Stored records

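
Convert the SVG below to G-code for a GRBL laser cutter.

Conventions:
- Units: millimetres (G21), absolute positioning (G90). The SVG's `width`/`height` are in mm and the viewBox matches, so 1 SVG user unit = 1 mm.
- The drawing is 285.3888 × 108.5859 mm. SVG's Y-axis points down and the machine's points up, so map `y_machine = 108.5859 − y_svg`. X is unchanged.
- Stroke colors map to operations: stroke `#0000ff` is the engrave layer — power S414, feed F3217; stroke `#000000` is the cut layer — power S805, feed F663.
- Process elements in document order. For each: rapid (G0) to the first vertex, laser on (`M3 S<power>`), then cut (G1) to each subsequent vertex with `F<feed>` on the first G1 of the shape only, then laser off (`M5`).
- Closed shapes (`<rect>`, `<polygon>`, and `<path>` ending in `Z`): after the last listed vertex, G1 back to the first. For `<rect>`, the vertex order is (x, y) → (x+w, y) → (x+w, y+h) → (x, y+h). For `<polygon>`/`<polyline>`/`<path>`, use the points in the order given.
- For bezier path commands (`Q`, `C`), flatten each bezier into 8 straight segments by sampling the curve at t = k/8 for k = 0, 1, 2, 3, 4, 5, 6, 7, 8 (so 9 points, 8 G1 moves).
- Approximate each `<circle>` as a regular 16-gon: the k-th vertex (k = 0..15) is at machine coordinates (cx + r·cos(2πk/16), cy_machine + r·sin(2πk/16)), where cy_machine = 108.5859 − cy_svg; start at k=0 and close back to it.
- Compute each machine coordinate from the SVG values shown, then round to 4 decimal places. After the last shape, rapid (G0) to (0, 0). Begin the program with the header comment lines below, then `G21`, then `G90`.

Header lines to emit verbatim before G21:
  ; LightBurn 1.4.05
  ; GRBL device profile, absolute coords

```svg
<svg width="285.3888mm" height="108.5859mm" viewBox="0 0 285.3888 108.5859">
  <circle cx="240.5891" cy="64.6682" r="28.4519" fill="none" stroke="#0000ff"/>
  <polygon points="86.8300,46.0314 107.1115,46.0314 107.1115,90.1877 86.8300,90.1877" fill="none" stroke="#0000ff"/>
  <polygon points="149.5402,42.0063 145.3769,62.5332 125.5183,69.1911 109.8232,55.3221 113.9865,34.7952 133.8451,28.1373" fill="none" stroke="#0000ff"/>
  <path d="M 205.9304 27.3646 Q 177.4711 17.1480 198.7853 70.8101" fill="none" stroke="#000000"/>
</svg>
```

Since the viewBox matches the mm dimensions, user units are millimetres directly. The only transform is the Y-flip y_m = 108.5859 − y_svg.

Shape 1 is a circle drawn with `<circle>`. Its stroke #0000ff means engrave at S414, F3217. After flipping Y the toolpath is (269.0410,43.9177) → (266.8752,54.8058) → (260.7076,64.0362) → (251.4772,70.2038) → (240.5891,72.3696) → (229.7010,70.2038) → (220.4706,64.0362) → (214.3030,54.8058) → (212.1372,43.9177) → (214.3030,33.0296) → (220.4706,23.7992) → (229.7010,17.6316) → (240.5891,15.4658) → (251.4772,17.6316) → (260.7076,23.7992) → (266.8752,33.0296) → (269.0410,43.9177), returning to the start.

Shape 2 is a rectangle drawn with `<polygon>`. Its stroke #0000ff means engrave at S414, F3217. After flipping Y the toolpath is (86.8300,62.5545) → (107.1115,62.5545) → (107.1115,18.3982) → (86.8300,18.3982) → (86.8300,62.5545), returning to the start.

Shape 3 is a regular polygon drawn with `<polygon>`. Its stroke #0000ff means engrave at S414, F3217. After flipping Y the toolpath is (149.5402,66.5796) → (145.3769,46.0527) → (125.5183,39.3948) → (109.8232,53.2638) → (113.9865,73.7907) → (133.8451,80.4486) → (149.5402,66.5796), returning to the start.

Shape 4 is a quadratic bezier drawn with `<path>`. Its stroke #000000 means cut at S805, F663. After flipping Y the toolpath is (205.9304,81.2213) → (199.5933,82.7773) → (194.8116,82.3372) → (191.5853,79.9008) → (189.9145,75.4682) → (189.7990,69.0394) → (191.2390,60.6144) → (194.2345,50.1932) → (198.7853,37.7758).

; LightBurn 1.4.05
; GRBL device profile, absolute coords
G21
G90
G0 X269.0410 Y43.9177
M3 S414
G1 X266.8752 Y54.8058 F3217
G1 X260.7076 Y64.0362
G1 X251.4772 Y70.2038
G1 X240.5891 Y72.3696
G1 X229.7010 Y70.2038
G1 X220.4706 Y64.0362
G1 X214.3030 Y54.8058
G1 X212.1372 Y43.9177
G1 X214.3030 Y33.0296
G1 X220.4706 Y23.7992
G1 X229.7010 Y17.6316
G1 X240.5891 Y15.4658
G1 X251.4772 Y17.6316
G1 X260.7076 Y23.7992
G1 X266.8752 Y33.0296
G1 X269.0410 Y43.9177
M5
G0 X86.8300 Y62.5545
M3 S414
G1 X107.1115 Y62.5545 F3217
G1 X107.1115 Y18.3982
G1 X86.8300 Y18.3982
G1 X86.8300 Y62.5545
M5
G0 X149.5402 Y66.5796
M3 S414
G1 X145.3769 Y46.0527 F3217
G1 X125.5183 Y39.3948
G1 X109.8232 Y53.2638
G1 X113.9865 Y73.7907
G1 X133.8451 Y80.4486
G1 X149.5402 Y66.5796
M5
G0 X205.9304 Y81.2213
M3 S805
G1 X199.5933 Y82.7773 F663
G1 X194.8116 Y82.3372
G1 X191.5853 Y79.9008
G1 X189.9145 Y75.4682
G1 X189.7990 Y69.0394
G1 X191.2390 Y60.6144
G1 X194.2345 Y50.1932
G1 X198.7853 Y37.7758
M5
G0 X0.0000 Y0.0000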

> _WORK REQUEST_
Output the records once more, exactly as they stand.

> _RESPONSE AREA_
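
Convert the SVG below to G-code for a GRBL laser cutter.

Conventions:
- Units: millimetres (G21), absolute positioning (G90). The SVG's `width`/`height` are in mm and the viewBox matches, so 1 SVG user unit = 1 mm.
- The drawing is 285.3888 × 108.5859 mm. SVG's Y-axis points down and the machine's points up, so map `y_machine = 108.5859 − y_svg`. X is unchanged.
- Stroke colors map to operations: stroke `#0000ff` is the engrave layer — power S414, feed F3217; stroke `#000000` is the cut layer — power S805, feed F663.
- Process elements in document order. For each: rapid (G0) to the first vertex, laser on (`M3 S<power>`), then cut (G1) to each subsequent vertex with `F<feed>` on the first G1 of the shape only, then laser off (`M5`).
- Closed shapes (`<rect>`, `<polygon>`, and `<path>` ending in `Z`): after the last listed vertex, G1 back to the first. For `<rect>`, the vertex order is (x, y) → (x+w, y) → (x+w, y+h) → (x, y+h). For `<polygon>`/`<polyline>`/`<path>`, use the points in the order given.
- For bezier path commands (`Q`, `C`), flatten each bezier into 8 straight segments by sampling the curve at t = k/8 for k = 0, 1, 2, 3, 4, 5, 6, 7, 8 (so 9 points, 8 G1 moves).
- Approximate each `<circle>` as a regular 16-gon: the k-th vertex (k = 0..15) is at machine coordinates (cx + r·cos(2πk/16), cy_machine + r·sin(2πk/16)), where cy_machine = 108.5859 − cy_svg; start at k=0 and close back to it.
- Compute each machine coordinate from the SVG values shown, then round to 4 decimal places. After the last shape, rapid (G0) to (0, 0). Begin the program with the header comment lines below, then `G21`, then `G90`.

Header lines to emit verbatim before G21:
  ; LightBurn 1.4.05
  ; GRBL device profile, absolute coords

```svg
<svg width="285.3888mm" height="108.5859mm" viewBox="0 0 285.3888 108.5859">
  <circle cx="240.5891" cy="64.6682" r="28.4519" fill="none" stroke="#0000ff"/>
  <polygon points="86.8300,46.0314 107.1115,46.0314 107.1115,90.1877 86.8300,90.1877" fill="none" stroke="#0000ff"/>
  <polygon points="149.5402,42.0063 145.3769,62.5332 125.5183,69.1911 109.8232,55.3221 113.9865,34.7952 133.8451,28.1373" fill="none" stroke="#0000ff"/>
  <path d="M 205.9304 27.3646 Q 177.4711 17.1480 198.7853 70.8101" fill="none" stroke="#000000"/>
</svg>
```

Since the viewBox matches the mm dimensions, user units are millimetres directly. The only transform is the Y-flip y_m = 108.5859 − y_svg.

Shape 1 is a circle drawn with `<circle>`. Its stroke #0000ff means engrave at S414, F3217. After flipping Y the toolpath is (269.0410,43.9177) → (266.8752,54.8058) → (260.7076,64.0362) → (251.4772,70.2038) → (240.5891,72.3696) → (229.7010,70.2038) → (220.4706,64.0362) → (214.3030,54.8058) → (212.1372,43.9177) → (214.3030,33.0296) → (220.4706,23.7992) → (229.7010,17.6316) → (240.5891,15.4658) → (251.4772,17.6316) → (260.7076,23.7992) → (266.8752,33.0296) → (269.0410,43.9177), returning to the start.

Shape 2 is a rectangle drawn with `<polygon>`. Its stroke #0000ff means engrave at S414, F3217. After flipping Y the toolpath is (86.8300,62.5545) → (107.1115,62.5545) → (107.1115,18.3982) → (86.8300,18.3982) → (86.8300,62.5545), returning to the start.

Shape 3 is a regular polygon drawn with `<polygon>`. Its stroke #0000ff means engrave at S414, F3217. After flipping Y the toolpath is (149.5402,66.5796) → (145.3769,46.0527) → (125.5183,39.3948) → (109.8232,53.2638) → (113.9865,73.7907) → (133.8451,80.4486) → (149.5402,66.5796), returning to the start.

Shape 4 is a quadratic bezier drawn with `<path>`. Its stroke #000000 means cut at S805, F663. After flipping Y the toolpath is (205.9304,81.2213) → (199.5933,82.7773) → (194.8116,82.3372) → (191.5853,79.9008) → (189.9145,75.4682) → (189.7990,69.0394) → (191.2390,60.6144) → (194.2345,50.1932) → (198.7853,37.7758).

; LightBurn 1.4.05
; GRBL device profile, absolute coords
G21
G90
G0 X269.0410 Y43.9177
M3 S414
G1 X266.8752 Y54.8058 F3217
G1 X260.7076 Y64.0362
G1 X251.4772 Y70.2038
G1 X240.5891 Y72.3696
G1 X229.7010 Y70.2038
G1 X220.4706 Y64.0362
G1 X214.3030 Y54.8058
G1 X212.1372 Y43.9177
G1 X214.3030 Y33.0296
G1 X220.4706 Y23.7992
G1 X229.7010 Y17.6316
G1 X240.5891 Y15.4658
G1 X251.4772 Y17.6316
G1 X260.7076 Y23.7992
G1 X266.8752 Y33.0296
G1 X269.0410 Y43.9177
M5
G0 X86.8300 Y62.5545
M3 S414
G1 X107.1115 Y62.5545 F3217
G1 X107.1115 Y18.3982
G1 X86.8300 Y18.3982
G1 X86.8300 Y62.5545
M5
G0 X149.5402 Y66.5796
M3 S414
G1 X145.3769 Y46.0527 F3217
G1 X125.5183 Y39.3948
G1 X109.8232 Y53.2638
G1 X113.9865 Y73.7907
G1 X133.8451 Y80.4486
G1 X149.5402 Y66.5796
M5
G0 X205.9304 Y81.2213
M3 S805
G1 X199.5933 Y82.7773 F663
G1 X194.8116 Y82.3372
G1 X191.5853 Y79.9008
G1 X189.9145 Y75.4682
G1 X189.7990 Y69.0394
G1 X191.2390 Y60.6144
G1 X194.2345 Y50.1932
G1 X198.7853 Y37.7758
M5
G0 X0.0000 Y0.0000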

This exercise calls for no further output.